EXERCISE DIRECTIONS:
Word for word, restate all of the records.

RECORDED DATA:
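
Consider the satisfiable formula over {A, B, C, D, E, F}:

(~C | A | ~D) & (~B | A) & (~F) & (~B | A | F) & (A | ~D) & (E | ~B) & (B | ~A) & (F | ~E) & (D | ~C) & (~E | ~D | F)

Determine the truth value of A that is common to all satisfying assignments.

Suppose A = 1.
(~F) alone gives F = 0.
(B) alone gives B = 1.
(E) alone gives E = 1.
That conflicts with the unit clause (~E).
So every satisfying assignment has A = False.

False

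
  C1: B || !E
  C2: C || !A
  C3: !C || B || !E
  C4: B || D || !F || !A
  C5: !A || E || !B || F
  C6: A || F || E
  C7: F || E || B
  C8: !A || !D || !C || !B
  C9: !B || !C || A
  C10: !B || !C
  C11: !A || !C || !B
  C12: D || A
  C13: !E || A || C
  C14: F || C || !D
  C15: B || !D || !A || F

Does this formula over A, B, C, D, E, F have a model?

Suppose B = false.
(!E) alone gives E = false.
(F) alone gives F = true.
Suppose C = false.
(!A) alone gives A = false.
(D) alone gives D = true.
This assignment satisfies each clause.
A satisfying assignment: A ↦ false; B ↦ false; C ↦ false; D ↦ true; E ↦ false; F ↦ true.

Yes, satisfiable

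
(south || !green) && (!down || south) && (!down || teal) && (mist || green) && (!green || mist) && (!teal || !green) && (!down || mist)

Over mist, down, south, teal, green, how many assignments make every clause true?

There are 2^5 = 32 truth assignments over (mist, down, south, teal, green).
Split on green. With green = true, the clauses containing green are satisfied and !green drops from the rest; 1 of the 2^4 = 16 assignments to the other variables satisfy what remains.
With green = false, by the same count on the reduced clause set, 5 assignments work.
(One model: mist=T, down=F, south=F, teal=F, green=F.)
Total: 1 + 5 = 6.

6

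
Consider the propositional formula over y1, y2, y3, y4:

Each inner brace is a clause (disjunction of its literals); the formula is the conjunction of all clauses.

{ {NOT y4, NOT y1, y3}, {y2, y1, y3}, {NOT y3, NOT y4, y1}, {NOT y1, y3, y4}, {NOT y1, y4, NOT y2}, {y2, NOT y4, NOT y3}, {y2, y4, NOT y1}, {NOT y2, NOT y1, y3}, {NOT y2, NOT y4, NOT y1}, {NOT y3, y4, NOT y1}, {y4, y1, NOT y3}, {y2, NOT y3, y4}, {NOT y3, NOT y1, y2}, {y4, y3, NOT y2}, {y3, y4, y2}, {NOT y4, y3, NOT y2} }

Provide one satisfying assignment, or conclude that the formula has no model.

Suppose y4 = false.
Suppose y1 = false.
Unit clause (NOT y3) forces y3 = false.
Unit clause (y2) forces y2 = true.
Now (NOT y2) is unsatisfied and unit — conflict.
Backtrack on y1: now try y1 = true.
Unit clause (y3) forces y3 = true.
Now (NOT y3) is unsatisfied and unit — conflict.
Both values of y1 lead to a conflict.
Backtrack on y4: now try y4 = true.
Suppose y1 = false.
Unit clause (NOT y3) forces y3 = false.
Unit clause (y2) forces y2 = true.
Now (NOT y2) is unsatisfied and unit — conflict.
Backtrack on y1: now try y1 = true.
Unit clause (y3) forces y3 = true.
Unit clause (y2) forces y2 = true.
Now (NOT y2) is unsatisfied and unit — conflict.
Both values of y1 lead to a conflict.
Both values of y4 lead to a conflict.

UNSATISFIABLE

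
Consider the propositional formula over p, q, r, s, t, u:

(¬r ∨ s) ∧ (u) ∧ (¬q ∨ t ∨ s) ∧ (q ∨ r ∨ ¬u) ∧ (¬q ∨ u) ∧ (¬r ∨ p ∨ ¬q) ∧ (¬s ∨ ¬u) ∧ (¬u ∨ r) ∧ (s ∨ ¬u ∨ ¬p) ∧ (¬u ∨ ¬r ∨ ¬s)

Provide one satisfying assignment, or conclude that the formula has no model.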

OUTPUT FOR THIS EXERCISE:
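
Consider the satisfiable formula over {A, B, C, D, E, F}:

(~C | A | ~D) & (~B | A) & (~F) & (~B | A | F) & (A | ~D) & (E | ~B) & (B | ~A) & (F | ~E) & (D | ~C) & (~E | ~D | F)

Determine the truth value of A that is common to all satisfying assignments.

Suppose A = 1.
(~F) alone gives F = 0.
(B) alone gives B = 1.
(E) alone gives E = 1.
That conflicts with the unit clause (~E).
So every satisfying assignment has A = False.

False

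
  C1: B || !E
  C2: C || !A
  C3: !C || B || !E
  C4: B || D || !F || !A
  C5: !A || E || !B || F
  C6: A || F || E
  C7: F || E || B
  C8: !A || !D || !C || !B
  C9: !B || !C || A
  C10: !B || !C
  C11: !A || !C || !B
  C12: D || A
  C13: !E || A || C
  C14: F || C || !D
  C15: B || !D || !A || F

Does this formula over A, B, C, D, E, F have a model?

Suppose B = false.
(!E) alone gives E = false.
(F) alone gives F = true.
Suppose C = false.
(!A) alone gives A = false.
(D) alone gives D = true.
This assignment satisfies each clause.
A satisfying assignment: A ↦ false; B ↦ false; C ↦ false; D ↦ true; E ↦ false; F ↦ true.

Yes, satisfiable

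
(south || !green) && (!down || south) && (!down || teal) && (mist || green) && (!green || mist) && (!teal || !green) && (!down || mist)

Over mist, down, south, teal, green, how many assignments make every clause true?

There are 2^5 = 32 truth assignments over (mist, down, south, teal, green).
Split on green. With green = true, the clauses containing green are satisfied and !green drops from the rest; 1 of the 2^4 = 16 assignments to the other variables satisfy what remains.
With green = false, by the same count on the reduced clause set, 5 assignments work.
(One model: mist=T, down=F, south=F, teal=F, green=F.)
Total: 1 + 5 = 6.

6

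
Consider the propositional formula over y1, y2, y3, y4:

Each inner brace is a clause (disjunction of its literals); the formula is the conjunction of all clauses.

{ {NOT y4, NOT y1, y3}, {y2, y1, y3}, {NOT y3, NOT y4, y1}, {NOT y1, y3, y4}, {NOT y1, y4, NOT y2}, {y2, NOT y4, NOT y3}, {y2, y4, NOT y1}, {NOT y2, NOT y1, y3}, {NOT y2, NOT y4, NOT y1}, {NOT y3, y4, NOT y1}, {y4, y1, NOT y3}, {y2, NOT y3, y4}, {NOT y3, NOT y1, y2}, {y4, y3, NOT y2}, {y3, y4, y2}, {NOT y4, y3, NOT y2} }

Provide one satisfying assignment, or conclude that the formula has no model.

Suppose y4 = false.
Suppose y1 = false.
Unit clause (NOT y3) forces y3 = false.
Unit clause (y2) forces y2 = true.
Now (NOT y2) is unsatisfied and unit — conflict.
Backtrack on y1: now try y1 = true.
Unit clause (y3) forces y3 = true.
Now (NOT y3) is unsatisfied and unit — conflict.
Both values of y1 lead to a conflict.
Backtrack on y4: now try y4 = true.
Suppose y1 = false.
Unit clause (NOT y3) forces y3 = false.
Unit clause (y2) forces y2 = true.
Now (NOT y2) is unsatisfied and unit — conflict.
Backtrack on y1: now try y1 = true.
Unit clause (y3) forces y3 = true.
Unit clause (y2) forces y2 = true.
Now (NOT y2) is unsatisfied and unit — conflict.
Both values of y1 lead to a conflict.
Both values of y4 lead to a conflict.

UNSATISFIABLE

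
Consider the propositional formula over p, q, r, s, t, u:

(¬r ∨ s) ∧ (u) ∧ (¬q ∨ t ∨ s) ∧ (q ∨ r ∨ ¬u) ∧ (¬q ∨ u) ∧ (¬r ∨ p ∨ ¬q) ∧ (¬s ∨ ¬u) ∧ (¬u ∨ r) ∧ (s ∨ ¬u ∨ ¬p) ∧ (¬u ∨ ¬r ∨ ¬s)

Provide one satisfying assignment, or conclude that the formula has no model.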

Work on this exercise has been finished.